### What the task requires:
Every line of the data is to be transcribed as it stands.

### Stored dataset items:
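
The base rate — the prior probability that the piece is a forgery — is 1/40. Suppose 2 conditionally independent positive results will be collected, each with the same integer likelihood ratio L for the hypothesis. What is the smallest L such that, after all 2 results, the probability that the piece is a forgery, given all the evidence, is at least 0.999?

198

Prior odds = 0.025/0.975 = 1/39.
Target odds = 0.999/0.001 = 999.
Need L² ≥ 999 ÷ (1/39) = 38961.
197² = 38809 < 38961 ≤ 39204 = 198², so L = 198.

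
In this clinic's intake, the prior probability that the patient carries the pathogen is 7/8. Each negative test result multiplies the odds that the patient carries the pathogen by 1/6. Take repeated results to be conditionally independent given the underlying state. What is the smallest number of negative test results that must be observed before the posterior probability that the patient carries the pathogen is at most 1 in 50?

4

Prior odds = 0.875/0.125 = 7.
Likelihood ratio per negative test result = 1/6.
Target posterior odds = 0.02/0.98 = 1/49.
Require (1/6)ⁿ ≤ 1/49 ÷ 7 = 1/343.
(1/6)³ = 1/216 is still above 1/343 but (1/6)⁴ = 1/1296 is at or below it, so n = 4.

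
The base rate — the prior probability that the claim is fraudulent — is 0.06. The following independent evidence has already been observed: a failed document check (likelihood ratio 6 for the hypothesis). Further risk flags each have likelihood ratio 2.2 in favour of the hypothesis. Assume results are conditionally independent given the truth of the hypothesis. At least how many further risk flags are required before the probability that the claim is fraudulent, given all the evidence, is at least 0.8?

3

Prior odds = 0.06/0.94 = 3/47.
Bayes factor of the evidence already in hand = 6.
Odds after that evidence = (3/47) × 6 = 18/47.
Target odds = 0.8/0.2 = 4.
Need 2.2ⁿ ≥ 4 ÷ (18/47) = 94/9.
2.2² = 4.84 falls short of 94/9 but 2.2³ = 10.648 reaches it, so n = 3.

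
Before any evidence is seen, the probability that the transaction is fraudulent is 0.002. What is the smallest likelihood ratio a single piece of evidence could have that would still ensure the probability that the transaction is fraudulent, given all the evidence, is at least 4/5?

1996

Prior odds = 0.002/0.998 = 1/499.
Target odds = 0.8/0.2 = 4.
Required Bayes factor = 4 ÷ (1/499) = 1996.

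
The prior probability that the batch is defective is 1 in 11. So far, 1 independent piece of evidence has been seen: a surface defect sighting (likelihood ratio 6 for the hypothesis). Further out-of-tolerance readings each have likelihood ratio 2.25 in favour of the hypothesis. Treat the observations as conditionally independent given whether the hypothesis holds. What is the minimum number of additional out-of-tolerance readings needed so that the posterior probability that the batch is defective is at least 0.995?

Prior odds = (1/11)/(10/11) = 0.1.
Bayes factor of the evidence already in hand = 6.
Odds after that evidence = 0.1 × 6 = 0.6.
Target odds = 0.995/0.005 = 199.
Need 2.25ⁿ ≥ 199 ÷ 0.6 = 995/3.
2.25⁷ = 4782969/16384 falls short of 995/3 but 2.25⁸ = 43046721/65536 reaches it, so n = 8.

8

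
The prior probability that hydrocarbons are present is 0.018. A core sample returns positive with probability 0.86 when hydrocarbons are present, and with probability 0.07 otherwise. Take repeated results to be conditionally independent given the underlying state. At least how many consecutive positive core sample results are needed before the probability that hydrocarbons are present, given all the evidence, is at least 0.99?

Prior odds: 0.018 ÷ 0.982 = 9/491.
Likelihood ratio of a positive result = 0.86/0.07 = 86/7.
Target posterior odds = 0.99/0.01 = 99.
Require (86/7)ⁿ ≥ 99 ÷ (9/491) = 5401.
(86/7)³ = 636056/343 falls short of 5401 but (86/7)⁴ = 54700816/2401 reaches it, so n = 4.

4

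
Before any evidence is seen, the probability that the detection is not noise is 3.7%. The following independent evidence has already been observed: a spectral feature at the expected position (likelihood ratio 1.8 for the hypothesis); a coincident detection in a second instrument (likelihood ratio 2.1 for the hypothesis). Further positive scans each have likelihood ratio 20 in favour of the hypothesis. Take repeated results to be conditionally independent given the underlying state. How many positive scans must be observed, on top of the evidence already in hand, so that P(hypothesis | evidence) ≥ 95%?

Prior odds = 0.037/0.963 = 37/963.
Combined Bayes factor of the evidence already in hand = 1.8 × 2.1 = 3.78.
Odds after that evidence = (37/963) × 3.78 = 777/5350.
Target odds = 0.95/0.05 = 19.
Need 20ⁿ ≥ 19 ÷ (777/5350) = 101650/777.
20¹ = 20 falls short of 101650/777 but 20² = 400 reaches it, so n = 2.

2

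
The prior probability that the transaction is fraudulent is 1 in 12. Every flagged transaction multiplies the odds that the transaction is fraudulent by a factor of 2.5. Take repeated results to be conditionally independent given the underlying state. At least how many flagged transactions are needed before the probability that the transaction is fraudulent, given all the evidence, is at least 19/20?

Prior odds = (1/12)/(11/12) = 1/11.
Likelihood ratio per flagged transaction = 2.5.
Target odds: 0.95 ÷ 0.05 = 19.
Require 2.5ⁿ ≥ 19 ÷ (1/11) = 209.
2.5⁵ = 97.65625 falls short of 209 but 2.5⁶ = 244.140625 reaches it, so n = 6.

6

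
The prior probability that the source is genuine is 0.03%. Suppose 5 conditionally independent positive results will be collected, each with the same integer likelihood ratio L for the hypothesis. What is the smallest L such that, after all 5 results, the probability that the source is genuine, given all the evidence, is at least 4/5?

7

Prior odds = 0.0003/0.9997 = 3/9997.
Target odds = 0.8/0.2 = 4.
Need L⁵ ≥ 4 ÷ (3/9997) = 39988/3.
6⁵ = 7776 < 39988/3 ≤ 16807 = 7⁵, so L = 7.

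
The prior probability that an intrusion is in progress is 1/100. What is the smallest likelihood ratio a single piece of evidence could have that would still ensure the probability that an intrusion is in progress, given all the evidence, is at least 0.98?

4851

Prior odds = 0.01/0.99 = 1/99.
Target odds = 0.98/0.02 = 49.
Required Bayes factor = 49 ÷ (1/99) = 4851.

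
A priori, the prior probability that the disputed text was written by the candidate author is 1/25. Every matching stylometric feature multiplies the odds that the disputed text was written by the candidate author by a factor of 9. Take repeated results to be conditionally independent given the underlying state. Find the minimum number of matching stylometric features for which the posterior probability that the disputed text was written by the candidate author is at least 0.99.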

### Solution to this exercise:
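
The base rate — the prior probability that the piece is a forgery — is 1/40. Suppose 2 conditionally independent positive results will be collected, each with the same integer likelihood ratio L for the hypothesis. What is the smallest L such that, after all 2 results, the probability that the piece is a forgery, given all the evidence, is at least 0.999?

198

Prior odds = 0.025/0.975 = 1/39.
Target odds = 0.999/0.001 = 999.
Need L² ≥ 999 ÷ (1/39) = 38961.
197² = 38809 < 38961 ≤ 39204 = 198², so L = 198.

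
In this clinic's intake, the prior probability that the patient carries the pathogen is 7/8. Each negative test result multiplies the odds that the patient carries the pathogen by 1/6. Take repeated results to be conditionally independent given the underlying state. What is the smallest number of negative test results that must be observed before the posterior probability that the patient carries the pathogen is at most 1 in 50?

4

Prior odds = 0.875/0.125 = 7.
Likelihood ratio per negative test result = 1/6.
Target posterior odds = 0.02/0.98 = 1/49.
Require (1/6)ⁿ ≤ 1/49 ÷ 7 = 1/343.
(1/6)³ = 1/216 is still above 1/343 but (1/6)⁴ = 1/1296 is at or below it, so n = 4.

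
The base rate — the prior probability that the claim is fraudulent — is 0.06. The following independent evidence has already been observed: a failed document check (likelihood ratio 6 for the hypothesis). Further risk flags each have likelihood ratio 2.2 in favour of the hypothesis. Assume results are conditionally independent given the truth of the hypothesis. At least how many further risk flags are required before the probability that the claim is fraudulent, given all the evidence, is at least 0.8?

3

Prior odds = 0.06/0.94 = 3/47.
Bayes factor of the evidence already in hand = 6.
Odds after that evidence = (3/47) × 6 = 18/47.
Target odds = 0.8/0.2 = 4.
Need 2.2ⁿ ≥ 4 ÷ (18/47) = 94/9.
2.2² = 4.84 falls short of 94/9 but 2.2³ = 10.648 reaches it, so n = 3.

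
Before any evidence is seen, the probability that the transaction is fraudulent is 0.002. What is the smallest likelihood ratio a single piece of evidence could have that would still ensure the probability that the transaction is fraudulent, given all the evidence, is at least 4/5?

1996

Prior odds = 0.002/0.998 = 1/499.
Target odds = 0.8/0.2 = 4.
Required Bayes factor = 4 ÷ (1/499) = 1996.

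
The prior probability that the batch is defective is 1 in 11. So far, 1 independent piece of evidence has been seen: a surface defect sighting (likelihood ratio 6 for the hypothesis). Further out-of-tolerance readings each have likelihood ratio 2.25 in favour of the hypothesis. Treat the observations as conditionally independent given whether the hypothesis holds. What is the minimum number of additional out-of-tolerance readings needed so that the posterior probability that the batch is defective is at least 0.995?

Prior odds = (1/11)/(10/11) = 0.1.
Bayes factor of the evidence already in hand = 6.
Odds after that evidence = 0.1 × 6 = 0.6.
Target odds = 0.995/0.005 = 199.
Need 2.25ⁿ ≥ 199 ÷ 0.6 = 995/3.
2.25⁷ = 4782969/16384 falls short of 995/3 but 2.25⁸ = 43046721/65536 reaches it, so n = 8.

8

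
The prior probability that hydrocarbons are present is 0.018. A core sample returns positive with probability 0.86 when hydrocarbons are present, and with probability 0.07 otherwise. Take repeated results to be conditionally independent given the underlying state. At least how many consecutive positive core sample results are needed before the probability that hydrocarbons are present, given all the evidence, is at least 0.99?

Prior odds: 0.018 ÷ 0.982 = 9/491.
Likelihood ratio of a positive result = 0.86/0.07 = 86/7.
Target posterior odds = 0.99/0.01 = 99.
Require (86/7)ⁿ ≥ 99 ÷ (9/491) = 5401.
(86/7)³ = 636056/343 falls short of 5401 but (86/7)⁴ = 54700816/2401 reaches it, so n = 4.

4

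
Before any evidence is seen, the probability that the detection is not noise is 3.7%. The following independent evidence has already been observed: a spectral feature at the expected position (likelihood ratio 1.8 for the hypothesis); a coincident detection in a second instrument (likelihood ratio 2.1 for the hypothesis). Further positive scans each have likelihood ratio 20 in favour of the hypothesis. Take repeated results to be conditionally independent given the underlying state. How many positive scans must be observed, on top of the evidence already in hand, so that P(hypothesis | evidence) ≥ 95%?

Prior odds = 0.037/0.963 = 37/963.
Combined Bayes factor of the evidence already in hand = 1.8 × 2.1 = 3.78.
Odds after that evidence = (37/963) × 3.78 = 777/5350.
Target odds = 0.95/0.05 = 19.
Need 20ⁿ ≥ 19 ÷ (777/5350) = 101650/777.
20¹ = 20 falls short of 101650/777 but 20² = 400 reaches it, so n = 2.

2

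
The prior probability that the transaction is fraudulent is 1 in 12. Every flagged transaction multiplies the odds that the transaction is fraudulent by a factor of 2.5. Take repeated results to be conditionally independent given the underlying state. At least how many flagged transactions are needed before the probability that the transaction is fraudulent, given all the evidence, is at least 19/20?

Prior odds = (1/12)/(11/12) = 1/11.
Likelihood ratio per flagged transaction = 2.5.
Target odds: 0.95 ÷ 0.05 = 19.
Require 2.5ⁿ ≥ 19 ÷ (1/11) = 209.
2.5⁵ = 97.65625 falls short of 209 but 2.5⁶ = 244.140625 reaches it, so n = 6.

6

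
The prior probability that the source is genuine is 0.03%. Suppose 5 conditionally independent positive results will be collected, each with the same integer likelihood ratio L for the hypothesis. What is the smallest L such that, after all 5 results, the probability that the source is genuine, given all the evidence, is at least 4/5?

7

Prior odds = 0.0003/0.9997 = 3/9997.
Target odds = 0.8/0.2 = 4.
Need L⁵ ≥ 4 ÷ (3/9997) = 39988/3.
6⁵ = 7776 < 39988/3 ≤ 16807 = 7⁵, so L = 7.

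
The prior probability that an intrusion is in progress is 1/100. What is the smallest likelihood ratio a single piece of evidence could have that would still ensure the probability that an intrusion is in progress, given all the evidence, is at least 0.98?

4851

Prior odds = 0.01/0.99 = 1/99.
Target odds = 0.98/0.02 = 49.
Required Bayes factor = 49 ÷ (1/99) = 4851.

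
A priori, the prior probability that the disputed text was written by the candidate author is 1/25. Every matching stylometric feature multiplies the odds that the disputed text was written by the candidate author by a factor of 9. Take repeated results to be conditionally independent given the underlying state. Find the minimum number of matching stylometric features for which the posterior probability that the disputed text was written by the candidate author is at least 0.99.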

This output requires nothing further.